▸ **YOUR INSTRUCTIONS**
Print out the data below. Do not alter a single line.

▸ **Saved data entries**
>>>>

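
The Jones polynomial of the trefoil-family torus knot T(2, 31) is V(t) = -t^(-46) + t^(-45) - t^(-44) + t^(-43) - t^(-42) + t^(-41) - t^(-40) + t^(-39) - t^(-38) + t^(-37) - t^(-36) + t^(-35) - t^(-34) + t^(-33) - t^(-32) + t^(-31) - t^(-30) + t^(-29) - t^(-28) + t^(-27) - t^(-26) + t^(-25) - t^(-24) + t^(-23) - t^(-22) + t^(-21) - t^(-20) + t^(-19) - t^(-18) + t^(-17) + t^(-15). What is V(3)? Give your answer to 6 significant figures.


Substituting t = 3 into V(t) = -t^(-46) + t^(-45) - t^(-44) + t^(-43) - t^(-42) + t^(-41) - t^(-40) + t^(-39) - t^(-38) + t^(-37) - t^(-36) + t^(-35) - t^(-34) + t^(-33) - t^(-32) + t^(-31) - t^(-30) + t^(-29) - t^(-28) + t^(-27) - t^(-26) + t^(-25) - t^(-24) + t^(-23) - t^(-22) + t^(-21) - t^(-20) + t^(-19) - t^(-18) + t^(-17) + t^(-15):
  (-)t^(-46) = -1.12829e-22
  (+)t^(-45) = 3.38488e-22
  (-)t^(-44) = -1.01546e-21
  (+)t^(-43) = 3.04639e-21
  (-)t^(-42) = -9.13918e-21
  (+)t^(-41) = 2.74175e-20
  (-)t^(-40) = -8.22526e-20
  (+)t^(-39) = 2.46758e-19
  (-)t^(-38) = -7.40274e-19
  (+)t^(-37) = 2.22082e-18
  (-)t^(-36) = -6.66246e-18
  (+)t^(-35) = 1.99874e-17
  (-)t^(-34) = -5.99622e-17
  (+)t^(-33) = 1.79887e-16
  (-)t^(-32) = -5.3966e-16
  (+)t^(-31) = 1.61898e-15
  (-)t^(-30) = -4.85694e-15
  (+)t^(-29) = 1.45708e-14
  (-)t^(-28) = -4.37124e-14
  (+)t^(-27) = 1.31137e-13
  (-)t^(-26) = -3.93412e-13
  (+)t^(-25) = 1.18024e-12
  (-)t^(-24) = -3.54071e-12
  (+)t^(-23) = 1.06221e-11
  (-)t^(-22) = -3.18664e-11
  (+)t^(-21) = 9.55991e-11
  (-)t^(-20) = -2.86797e-10
  (+)t^(-19) = 8.60392e-10
  (-)t^(-18) = -2.58117e-09
  (+)t^(-17) = 7.74352e-09
  (+)t^(-15) = 6.96917e-08
Sum = (-1.12829e-22) + (3.38488e-22) + (-1.01546e-21) + (3.04639e-21) + (-9.13918e-21) + (2.74175e-20) + (-8.22526e-20) + (2.46758e-19) + (-7.40274e-19) + (2.22082e-18) + (-6.66246e-18) + (1.99874e-17) + (-5.99622e-17) + (1.79887e-16) + (-5.3966e-16) + (1.61898e-15) + (-4.85694e-15) + (1.45708e-14) + (-4.37124e-14) + (1.31137e-13) + (-3.93412e-13) + (1.18024e-12) + (-3.54071e-12) + (1.06221e-11) + (-3.18664e-11) + (9.55991e-11) + (-2.86797e-10) + (8.60392e-10) + (-2.58117e-09) + (7.74352e-09) + (6.96917e-08)
= 7.549936266e-08
Rounded to 6 significant figures: 7.54994e-08

7.54994e-08


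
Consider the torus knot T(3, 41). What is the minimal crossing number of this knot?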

<<<<

▸ **OUTPUT BELOW**
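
The Jones polynomial of the trefoil-family torus knot T(2, 31) is V(t) = -t^(-46) + t^(-45) - t^(-44) + t^(-43) - t^(-42) + t^(-41) - t^(-40) + t^(-39) - t^(-38) + t^(-37) - t^(-36) + t^(-35) - t^(-34) + t^(-33) - t^(-32) + t^(-31) - t^(-30) + t^(-29) - t^(-28) + t^(-27) - t^(-26) + t^(-25) - t^(-24) + t^(-23) - t^(-22) + t^(-21) - t^(-20) + t^(-19) - t^(-18) + t^(-17) + t^(-15). What is V(3)? Give your answer to 6 significant figures.


Substituting t = 3 into V(t) = -t^(-46) + t^(-45) - t^(-44) + t^(-43) - t^(-42) + t^(-41) - t^(-40) + t^(-39) - t^(-38) + t^(-37) - t^(-36) + t^(-35) - t^(-34) + t^(-33) - t^(-32) + t^(-31) - t^(-30) + t^(-29) - t^(-28) + t^(-27) - t^(-26) + t^(-25) - t^(-24) + t^(-23) - t^(-22) + t^(-21) - t^(-20) + t^(-19) - t^(-18) + t^(-17) + t^(-15):
  (-)t^(-46) = -1.12829e-22
  (+)t^(-45) = 3.38488e-22
  (-)t^(-44) = -1.01546e-21
  (+)t^(-43) = 3.04639e-21
  (-)t^(-42) = -9.13918e-21
  (+)t^(-41) = 2.74175e-20
  (-)t^(-40) = -8.22526e-20
  (+)t^(-39) = 2.46758e-19
  (-)t^(-38) = -7.40274e-19
  (+)t^(-37) = 2.22082e-18
  (-)t^(-36) = -6.66246e-18
  (+)t^(-35) = 1.99874e-17
  (-)t^(-34) = -5.99622e-17
  (+)t^(-33) = 1.79887e-16
  (-)t^(-32) = -5.3966e-16
  (+)t^(-31) = 1.61898e-15
  (-)t^(-30) = -4.85694e-15
  (+)t^(-29) = 1.45708e-14
  (-)t^(-28) = -4.37124e-14
  (+)t^(-27) = 1.31137e-13
  (-)t^(-26) = -3.93412e-13
  (+)t^(-25) = 1.18024e-12
  (-)t^(-24) = -3.54071e-12
  (+)t^(-23) = 1.06221e-11
  (-)t^(-22) = -3.18664e-11
  (+)t^(-21) = 9.55991e-11
  (-)t^(-20) = -2.86797e-10
  (+)t^(-19) = 8.60392e-10
  (-)t^(-18) = -2.58117e-09
  (+)t^(-17) = 7.74352e-09
  (+)t^(-15) = 6.96917e-08
Sum = (-1.12829e-22) + (3.38488e-22) + (-1.01546e-21) + (3.04639e-21) + (-9.13918e-21) + (2.74175e-20) + (-8.22526e-20) + (2.46758e-19) + (-7.40274e-19) + (2.22082e-18) + (-6.66246e-18) + (1.99874e-17) + (-5.99622e-17) + (1.79887e-16) + (-5.3966e-16) + (1.61898e-15) + (-4.85694e-15) + (1.45708e-14) + (-4.37124e-14) + (1.31137e-13) + (-3.93412e-13) + (1.18024e-12) + (-3.54071e-12) + (1.06221e-11) + (-3.18664e-11) + (9.55991e-11) + (-2.86797e-10) + (8.60392e-10) + (-2.58117e-09) + (7.74352e-09) + (6.96917e-08)
= 7.549936266e-08
Rounded to 6 significant figures: 7.54994e-08

7.54994e-08


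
Consider the torus knot T(3, 41). What is the minimal crossing number of this knot?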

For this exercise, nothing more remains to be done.